Return the listing in full. Keep every word as it stands.

■ ■ ■ ■

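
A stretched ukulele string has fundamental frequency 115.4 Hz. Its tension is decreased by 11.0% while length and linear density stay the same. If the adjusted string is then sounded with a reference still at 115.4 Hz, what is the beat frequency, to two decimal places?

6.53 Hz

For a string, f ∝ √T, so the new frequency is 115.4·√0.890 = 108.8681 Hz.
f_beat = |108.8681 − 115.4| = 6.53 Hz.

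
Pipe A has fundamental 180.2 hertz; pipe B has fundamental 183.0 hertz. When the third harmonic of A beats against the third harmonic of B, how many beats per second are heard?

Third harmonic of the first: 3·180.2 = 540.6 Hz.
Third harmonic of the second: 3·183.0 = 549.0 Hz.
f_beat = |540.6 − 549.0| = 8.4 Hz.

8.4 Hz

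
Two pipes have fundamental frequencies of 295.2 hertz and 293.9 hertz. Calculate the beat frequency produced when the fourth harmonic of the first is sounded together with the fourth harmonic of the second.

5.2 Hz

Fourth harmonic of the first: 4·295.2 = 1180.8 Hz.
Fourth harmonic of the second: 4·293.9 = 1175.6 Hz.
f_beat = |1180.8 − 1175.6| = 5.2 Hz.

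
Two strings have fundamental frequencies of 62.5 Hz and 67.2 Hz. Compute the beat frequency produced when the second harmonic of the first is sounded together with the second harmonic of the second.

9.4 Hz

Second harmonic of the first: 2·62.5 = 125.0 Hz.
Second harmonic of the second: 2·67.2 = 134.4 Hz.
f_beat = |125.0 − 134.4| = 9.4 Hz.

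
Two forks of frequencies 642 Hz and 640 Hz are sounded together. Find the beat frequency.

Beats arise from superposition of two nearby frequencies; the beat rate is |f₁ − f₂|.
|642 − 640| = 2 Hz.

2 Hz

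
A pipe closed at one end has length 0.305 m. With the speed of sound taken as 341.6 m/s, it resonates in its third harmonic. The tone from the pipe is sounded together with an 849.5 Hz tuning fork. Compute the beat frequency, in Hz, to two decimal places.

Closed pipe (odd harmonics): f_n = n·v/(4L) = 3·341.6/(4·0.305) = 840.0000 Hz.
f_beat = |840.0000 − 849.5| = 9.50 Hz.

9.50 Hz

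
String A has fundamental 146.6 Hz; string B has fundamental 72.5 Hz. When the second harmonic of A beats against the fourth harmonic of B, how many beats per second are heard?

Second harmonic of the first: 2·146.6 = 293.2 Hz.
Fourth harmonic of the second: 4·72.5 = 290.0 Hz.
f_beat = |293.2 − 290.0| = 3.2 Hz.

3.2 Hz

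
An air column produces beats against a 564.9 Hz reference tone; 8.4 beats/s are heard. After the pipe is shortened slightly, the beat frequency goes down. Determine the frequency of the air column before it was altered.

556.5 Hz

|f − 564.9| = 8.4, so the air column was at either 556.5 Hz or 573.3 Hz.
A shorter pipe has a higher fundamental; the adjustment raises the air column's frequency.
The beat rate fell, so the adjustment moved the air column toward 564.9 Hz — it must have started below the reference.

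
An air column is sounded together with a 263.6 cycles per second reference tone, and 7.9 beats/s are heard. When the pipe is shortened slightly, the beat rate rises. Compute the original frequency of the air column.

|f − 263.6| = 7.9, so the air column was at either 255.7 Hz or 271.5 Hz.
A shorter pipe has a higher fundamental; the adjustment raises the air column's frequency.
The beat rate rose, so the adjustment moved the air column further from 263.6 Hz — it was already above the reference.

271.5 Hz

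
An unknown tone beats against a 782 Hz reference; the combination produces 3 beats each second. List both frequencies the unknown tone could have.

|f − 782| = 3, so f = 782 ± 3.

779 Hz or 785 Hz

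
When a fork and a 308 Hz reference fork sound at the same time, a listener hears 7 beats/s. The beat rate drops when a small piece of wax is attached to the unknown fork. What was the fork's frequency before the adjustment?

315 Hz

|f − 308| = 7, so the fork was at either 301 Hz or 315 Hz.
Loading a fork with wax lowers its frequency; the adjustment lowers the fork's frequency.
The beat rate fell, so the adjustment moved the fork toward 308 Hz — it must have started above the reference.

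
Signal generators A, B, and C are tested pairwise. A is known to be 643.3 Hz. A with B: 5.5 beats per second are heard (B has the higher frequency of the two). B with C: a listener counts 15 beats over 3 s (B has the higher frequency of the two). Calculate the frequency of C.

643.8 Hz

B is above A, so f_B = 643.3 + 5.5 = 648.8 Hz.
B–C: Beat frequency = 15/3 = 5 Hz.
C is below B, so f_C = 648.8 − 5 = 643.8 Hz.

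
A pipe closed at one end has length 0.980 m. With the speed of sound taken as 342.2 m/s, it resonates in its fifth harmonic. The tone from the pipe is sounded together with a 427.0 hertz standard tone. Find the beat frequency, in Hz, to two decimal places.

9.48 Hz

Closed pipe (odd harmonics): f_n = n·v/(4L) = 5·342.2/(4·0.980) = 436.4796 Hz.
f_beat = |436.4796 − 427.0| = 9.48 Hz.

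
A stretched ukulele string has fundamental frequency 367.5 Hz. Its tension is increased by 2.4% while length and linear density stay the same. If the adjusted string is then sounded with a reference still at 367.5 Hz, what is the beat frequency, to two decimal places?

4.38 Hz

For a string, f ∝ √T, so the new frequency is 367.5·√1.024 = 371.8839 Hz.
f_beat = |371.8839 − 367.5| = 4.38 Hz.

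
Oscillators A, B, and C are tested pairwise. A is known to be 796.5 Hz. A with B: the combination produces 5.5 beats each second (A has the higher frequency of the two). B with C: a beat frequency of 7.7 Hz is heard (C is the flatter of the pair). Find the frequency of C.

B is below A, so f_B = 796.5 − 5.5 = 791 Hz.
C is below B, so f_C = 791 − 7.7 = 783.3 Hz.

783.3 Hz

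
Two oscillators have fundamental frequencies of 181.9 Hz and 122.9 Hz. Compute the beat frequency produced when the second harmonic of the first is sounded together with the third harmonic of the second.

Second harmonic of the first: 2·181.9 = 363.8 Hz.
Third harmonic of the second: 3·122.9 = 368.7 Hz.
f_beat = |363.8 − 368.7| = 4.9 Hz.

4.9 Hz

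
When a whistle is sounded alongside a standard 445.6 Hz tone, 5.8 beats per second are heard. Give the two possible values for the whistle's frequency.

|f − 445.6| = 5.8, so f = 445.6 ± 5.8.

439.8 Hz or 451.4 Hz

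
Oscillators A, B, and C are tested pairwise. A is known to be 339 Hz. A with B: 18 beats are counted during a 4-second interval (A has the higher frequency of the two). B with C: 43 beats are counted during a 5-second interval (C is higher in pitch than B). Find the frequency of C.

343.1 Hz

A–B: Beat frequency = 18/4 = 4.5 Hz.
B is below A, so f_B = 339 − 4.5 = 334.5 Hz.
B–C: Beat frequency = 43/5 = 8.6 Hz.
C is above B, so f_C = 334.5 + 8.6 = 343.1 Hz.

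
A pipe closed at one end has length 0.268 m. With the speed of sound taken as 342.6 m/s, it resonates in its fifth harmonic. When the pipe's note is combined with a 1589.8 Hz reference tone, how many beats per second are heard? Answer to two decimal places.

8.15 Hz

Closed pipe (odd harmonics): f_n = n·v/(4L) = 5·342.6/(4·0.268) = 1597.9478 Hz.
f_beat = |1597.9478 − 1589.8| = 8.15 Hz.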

■ ■ ■ ■

▸ OUTPUT OF THE TASK
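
A stretched ukulele string has fundamental frequency 115.4 Hz. Its tension is decreased by 11.0% while length and linear density stay the same. If the adjusted string is then sounded with a reference still at 115.4 Hz, what is the beat frequency, to two decimal places?

6.53 Hz

For a string, f ∝ √T, so the new frequency is 115.4·√0.890 = 108.8681 Hz.
f_beat = |108.8681 − 115.4| = 6.53 Hz.

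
Pipe A has fundamental 180.2 hertz; pipe B has fundamental 183.0 hertz. When the third harmonic of A beats against the third harmonic of B, how many beats per second are heard?

Third harmonic of the first: 3·180.2 = 540.6 Hz.
Third harmonic of the second: 3·183.0 = 549.0 Hz.
f_beat = |540.6 − 549.0| = 8.4 Hz.

8.4 Hz

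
Two pipes have fundamental frequencies of 295.2 hertz and 293.9 hertz. Calculate the beat frequency produced when the fourth harmonic of the first is sounded together with the fourth harmonic of the second.

5.2 Hz

Fourth harmonic of the first: 4·295.2 = 1180.8 Hz.
Fourth harmonic of the second: 4·293.9 = 1175.6 Hz.
f_beat = |1180.8 − 1175.6| = 5.2 Hz.

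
Two strings have fundamental frequencies of 62.5 Hz and 67.2 Hz. Compute the beat frequency produced when the second harmonic of the first is sounded together with the second harmonic of the second.

9.4 Hz

Second harmonic of the first: 2·62.5 = 125.0 Hz.
Second harmonic of the second: 2·67.2 = 134.4 Hz.
f_beat = |125.0 − 134.4| = 9.4 Hz.

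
Two forks of frequencies 642 Hz and 640 Hz are sounded together. Find the beat frequency.

Beats arise from superposition of two nearby frequencies; the beat rate is |f₁ − f₂|.
|642 − 640| = 2 Hz.

2 Hz

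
A pipe closed at one end has length 0.305 m. With the speed of sound taken as 341.6 m/s, it resonates in its third harmonic. The tone from the pipe is sounded together with an 849.5 Hz tuning fork. Compute the beat frequency, in Hz, to two decimal places.

Closed pipe (odd harmonics): f_n = n·v/(4L) = 3·341.6/(4·0.305) = 840.0000 Hz.
f_beat = |840.0000 − 849.5| = 9.50 Hz.

9.50 Hz

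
String A has fundamental 146.6 Hz; string B has fundamental 72.5 Hz. When the second harmonic of A beats against the fourth harmonic of B, how many beats per second are heard?

Second harmonic of the first: 2·146.6 = 293.2 Hz.
Fourth harmonic of the second: 4·72.5 = 290.0 Hz.
f_beat = |293.2 − 290.0| = 3.2 Hz.

3.2 Hz

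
An air column produces beats against a 564.9 Hz reference tone; 8.4 beats/s are heard. After the pipe is shortened slightly, the beat frequency goes down. Determine the frequency of the air column before it was altered.

556.5 Hz

|f − 564.9| = 8.4, so the air column was at either 556.5 Hz or 573.3 Hz.
A shorter pipe has a higher fundamental; the adjustment raises the air column's frequency.
The beat rate fell, so the adjustment moved the air column toward 564.9 Hz — it must have started below the reference.

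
An air column is sounded together with a 263.6 cycles per second reference tone, and 7.9 beats/s are heard. When the pipe is shortened slightly, the beat rate rises. Compute the original frequency of the air column.

|f − 263.6| = 7.9, so the air column was at either 255.7 Hz or 271.5 Hz.
A shorter pipe has a higher fundamental; the adjustment raises the air column's frequency.
The beat rate rose, so the adjustment moved the air column further from 263.6 Hz — it was already above the reference.

271.5 Hz

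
An unknown tone beats against a 782 Hz reference; the combination produces 3 beats each second. List both frequencies the unknown tone could have.

|f − 782| = 3, so f = 782 ± 3.

779 Hz or 785 Hz

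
When a fork and a 308 Hz reference fork sound at the same time, a listener hears 7 beats/s. The beat rate drops when a small piece of wax is attached to the unknown fork. What was the fork's frequency before the adjustment?

315 Hz

|f − 308| = 7, so the fork was at either 301 Hz or 315 Hz.
Loading a fork with wax lowers its frequency; the adjustment lowers the fork's frequency.
The beat rate fell, so the adjustment moved the fork toward 308 Hz — it must have started above the reference.

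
Signal generators A, B, and C are tested pairwise. A is known to be 643.3 Hz. A with B: 5.5 beats per second are heard (B has the higher frequency of the two). B with C: a listener counts 15 beats over 3 s (B has the higher frequency of the two). Calculate the frequency of C.

643.8 Hz

B is above A, so f_B = 643.3 + 5.5 = 648.8 Hz.
B–C: Beat frequency = 15/3 = 5 Hz.
C is below B, so f_C = 648.8 − 5 = 643.8 Hz.

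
A pipe closed at one end has length 0.980 m. With the speed of sound taken as 342.2 m/s, it resonates in its fifth harmonic. The tone from the pipe is sounded together with a 427.0 hertz standard tone. Find the beat frequency, in Hz, to two decimal places.

9.48 Hz

Closed pipe (odd harmonics): f_n = n·v/(4L) = 5·342.2/(4·0.980) = 436.4796 Hz.
f_beat = |436.4796 − 427.0| = 9.48 Hz.

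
A stretched ukulele string has fundamental frequency 367.5 Hz. Its tension is increased by 2.4% while length and linear density stay the same. If the adjusted string is then sounded with a reference still at 367.5 Hz, what is the beat frequency, to two decimal places?

4.38 Hz

For a string, f ∝ √T, so the new frequency is 367.5·√1.024 = 371.8839 Hz.
f_beat = |371.8839 − 367.5| = 4.38 Hz.

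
Oscillators A, B, and C are tested pairwise. A is known to be 796.5 Hz. A with B: the combination produces 5.5 beats each second (A has the higher frequency of the two). B with C: a beat frequency of 7.7 Hz is heard (C is the flatter of the pair). Find the frequency of C.

B is below A, so f_B = 796.5 − 5.5 = 791 Hz.
C is below B, so f_C = 791 − 7.7 = 783.3 Hz.

783.3 Hz

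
Two oscillators have fundamental frequencies of 181.9 Hz and 122.9 Hz. Compute the beat frequency produced when the second harmonic of the first is sounded together with the third harmonic of the second.

Second harmonic of the first: 2·181.9 = 363.8 Hz.
Third harmonic of the second: 3·122.9 = 368.7 Hz.
f_beat = |363.8 − 368.7| = 4.9 Hz.

4.9 Hz

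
When a whistle is sounded alongside a standard 445.6 Hz tone, 5.8 beats per second are heard. Give the two possible values for the whistle's frequency.

|f − 445.6| = 5.8, so f = 445.6 ± 5.8.

439.8 Hz or 451.4 Hz

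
Oscillators A, B, and C are tested pairwise. A is known to be 339 Hz. A with B: 18 beats are counted during a 4-second interval (A has the higher frequency of the two). B with C: 43 beats are counted during a 5-second interval (C is higher in pitch than B). Find the frequency of C.

343.1 Hz

A–B: Beat frequency = 18/4 = 4.5 Hz.
B is below A, so f_B = 339 − 4.5 = 334.5 Hz.
B–C: Beat frequency = 43/5 = 8.6 Hz.
C is above B, so f_C = 334.5 + 8.6 = 343.1 Hz.

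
A pipe closed at one end has length 0.268 m. With the speed of sound taken as 342.6 m/s, it resonates in its fifth harmonic. When the pipe's note is combined with a 1589.8 Hz reference tone, how many beats per second are heard? Answer to two decimal places.

8.15 Hz

Closed pipe (odd harmonics): f_n = n·v/(4L) = 5·342.6/(4·0.268) = 1597.9478 Hz.
f_beat = |1597.9478 − 1589.8| = 8.15 Hz.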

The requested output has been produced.